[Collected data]

§

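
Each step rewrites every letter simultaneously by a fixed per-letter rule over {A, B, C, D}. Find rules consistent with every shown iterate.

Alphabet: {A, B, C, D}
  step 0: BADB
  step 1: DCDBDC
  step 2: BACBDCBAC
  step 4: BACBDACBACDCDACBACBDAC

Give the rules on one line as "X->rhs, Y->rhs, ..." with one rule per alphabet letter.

A->D, B->DC, C->AC, D->B

  step 1 ⇒ step 2: DCDBDC ⇒ B·AC·B·DC·B·AC
    B ↦ DC
    C ↦ AC
    D ↦ B
  step 0 ⇒ step 1: BADB ⇒ DC·D·B·DC
    A ↦ D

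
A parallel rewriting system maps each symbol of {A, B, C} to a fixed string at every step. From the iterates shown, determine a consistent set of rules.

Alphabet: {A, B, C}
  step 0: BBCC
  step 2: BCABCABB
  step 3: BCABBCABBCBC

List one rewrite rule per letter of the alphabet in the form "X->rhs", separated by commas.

  step 2 ⇒ step 3: BCABCABB ⇒ BC·A·B·BC·A·B·BC·BC
    A ↦ B
    B ↦ BC
    C ↦ A

A->B, B->BC, C->A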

§

WORK REQUEST: All lines from the one containing "step 1: DCDBDC" through the end of the data, and no others, are to be given again word for word.

WRITTEN ANSWER:
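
  step 1: DCDBDC
  step 2: BACBDCBAC
  step 4: BACBDACBACDCDACBACBDAC

Give the rules on one line as "X->rhs, Y->rhs, ..." with one rule per alphabet letter.

A->D, B->DC, C->AC, D->B

  step 1 ⇒ step 2: DCDBDC ⇒ B·AC·B·DC·B·AC
    B ↦ DC
    C ↦ AC
    D ↦ B
  step 0 ⇒ step 1: BADB ⇒ DC·D·B·DC
    A ↦ D

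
A parallel rewriting system maps each symbol of {A, B, C} to a fixed string at every step. From the iterates shown, determine a consistent set of rules.

Alphabet: {A, B, C}
  step 0: BBCC
  step 2: BCABCABB
  step 3: BCABBCABBCBC

List one rewrite rule per letter of the alphabet in the form "X->rhs", separated by commas.

  step 2 ⇒ step 3: BCABCABB ⇒ BC·A·B·BC·A·B·BC·BC
    A ↦ B
    B ↦ BC
    C ↦ A

A->B, B->BC, C->A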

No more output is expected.